- **EXERCISE**: Retype verbatim the lines of the listing, from the very first through the line with "S0 (lookup table, 2".

DATA Start Marker

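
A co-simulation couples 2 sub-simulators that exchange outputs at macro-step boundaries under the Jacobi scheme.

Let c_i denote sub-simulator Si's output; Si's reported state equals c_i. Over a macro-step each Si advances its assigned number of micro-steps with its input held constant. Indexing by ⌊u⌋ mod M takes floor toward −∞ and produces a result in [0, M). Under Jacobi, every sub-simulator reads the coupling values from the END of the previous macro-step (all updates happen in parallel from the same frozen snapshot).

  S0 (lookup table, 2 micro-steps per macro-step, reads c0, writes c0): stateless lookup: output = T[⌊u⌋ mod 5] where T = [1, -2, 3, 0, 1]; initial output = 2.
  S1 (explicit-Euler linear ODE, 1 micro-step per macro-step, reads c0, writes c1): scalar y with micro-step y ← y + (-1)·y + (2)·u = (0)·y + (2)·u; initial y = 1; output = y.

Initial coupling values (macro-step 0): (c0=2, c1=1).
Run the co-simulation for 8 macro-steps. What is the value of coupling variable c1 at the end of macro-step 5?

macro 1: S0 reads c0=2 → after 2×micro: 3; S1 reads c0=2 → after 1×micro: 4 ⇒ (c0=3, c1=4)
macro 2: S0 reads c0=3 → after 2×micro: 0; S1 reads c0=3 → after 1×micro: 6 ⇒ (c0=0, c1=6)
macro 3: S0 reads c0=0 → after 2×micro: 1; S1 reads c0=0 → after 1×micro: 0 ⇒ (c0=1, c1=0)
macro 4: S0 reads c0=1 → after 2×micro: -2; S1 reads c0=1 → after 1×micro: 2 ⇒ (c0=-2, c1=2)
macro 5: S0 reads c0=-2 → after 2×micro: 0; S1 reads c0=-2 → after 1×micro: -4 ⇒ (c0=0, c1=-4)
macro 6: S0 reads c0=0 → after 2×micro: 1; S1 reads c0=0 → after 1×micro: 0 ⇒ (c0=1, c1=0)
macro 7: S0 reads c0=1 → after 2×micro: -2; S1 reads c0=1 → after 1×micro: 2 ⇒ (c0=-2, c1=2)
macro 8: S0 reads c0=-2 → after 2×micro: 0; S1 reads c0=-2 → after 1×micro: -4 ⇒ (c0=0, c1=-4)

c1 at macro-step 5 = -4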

DATA End Marker

- **EXERCISE OUTPUT**:
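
A co-simulation couples 2 sub-simulators that exchange outputs at macro-step boundaries under the Jacobi scheme.

Let c_i denote sub-simulator Si's output; Si's reported state equals c_i. Over a macro-step each Si advances its assigned number of micro-steps with its input held constant. Indexing by ⌊u⌋ mod M takes floor toward −∞ and produces a result in [0, M). Under Jacobi, every sub-simulator reads the coupling values from the END of the previous macro-step (all updates happen in parallel from the same frozen snapshot).

  S0 (lookup table, 2 micro-steps per macro-step, reads c0, writes c0): stateless lookup: output = T[⌊u⌋ mod 5] where T = [1, -2, 3, 0, 1]; initial output = 2.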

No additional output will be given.